= WHAT THE TASK ASKS =
Please repeat the line that has "A team plans" and all lines after it, exactly as they appear, through the end of the entries.

(Stored data)
+-------+
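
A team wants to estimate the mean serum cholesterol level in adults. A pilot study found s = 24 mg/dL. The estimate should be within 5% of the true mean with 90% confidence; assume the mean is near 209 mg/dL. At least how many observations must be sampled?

For a mean, the margin of error is E = z·σ/√n, so n = (zσ/E)².
At 90% confidence, z = 1.645.
E = 5% of 209 = 10.45 mg/dL.
n = (1.645 × 24 / 10.45)² = 14.27
Round up: n = 15.

n = 15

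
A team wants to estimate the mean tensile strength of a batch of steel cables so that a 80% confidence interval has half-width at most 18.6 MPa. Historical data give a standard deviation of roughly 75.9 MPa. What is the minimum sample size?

n = 28

For a mean, the margin of error is E = z·σ/√n, so n = (zσ/E)².
At 80% confidence, z = 1.282.
n = (1.282 × 75.9 / 18.6)² = 27.37
Round up: n = 28.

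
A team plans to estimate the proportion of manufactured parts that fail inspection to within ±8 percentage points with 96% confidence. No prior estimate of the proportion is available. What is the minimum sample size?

165

For a proportion with margin E = 0.08 at 96% confidence, z = 2.054.
With no prior estimate, use p = 0.5, which maximizes p(1−p) at 0.25.
n = 0.25 × (z/E)² = 0.25 × (2.054/0.08)² = 164.80
Round up: n = 165.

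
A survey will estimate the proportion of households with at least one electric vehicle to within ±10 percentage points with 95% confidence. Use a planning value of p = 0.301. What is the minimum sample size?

81

For a proportion with margin E = 0.1 at 95% confidence, z = 1.960.
n = p̂(1−p̂)(z/E)² = 0.301 × 0.699 × (1.960/0.1)² = 80.83
Round up: n = 81.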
+-------+
= TASK OUTPUT =
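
A team plans to estimate the proportion of manufactured parts that fail inspection to within ±8 percentage points with 96% confidence. No prior estimate of the proportion is available. What is the minimum sample size?

165

For a proportion with margin E = 0.08 at 96% confidence, z = 2.054.
With no prior estimate, use p = 0.5, which maximizes p(1−p) at 0.25.
n = 0.25 × (z/E)² = 0.25 × (2.054/0.08)² = 164.80
Round up: n = 165.

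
A survey will estimate the proportion of households with at least one electric vehicle to within ±10 percentage points with 95% confidence. Use a planning value of p = 0.301. What is the minimum sample size?

81

For a proportion with margin E = 0.1 at 95% confidence, z = 1.960.
n = p̂(1−p̂)(z/E)² = 0.301 × 0.699 × (1.960/0.1)² = 80.83
Round up: n = 81.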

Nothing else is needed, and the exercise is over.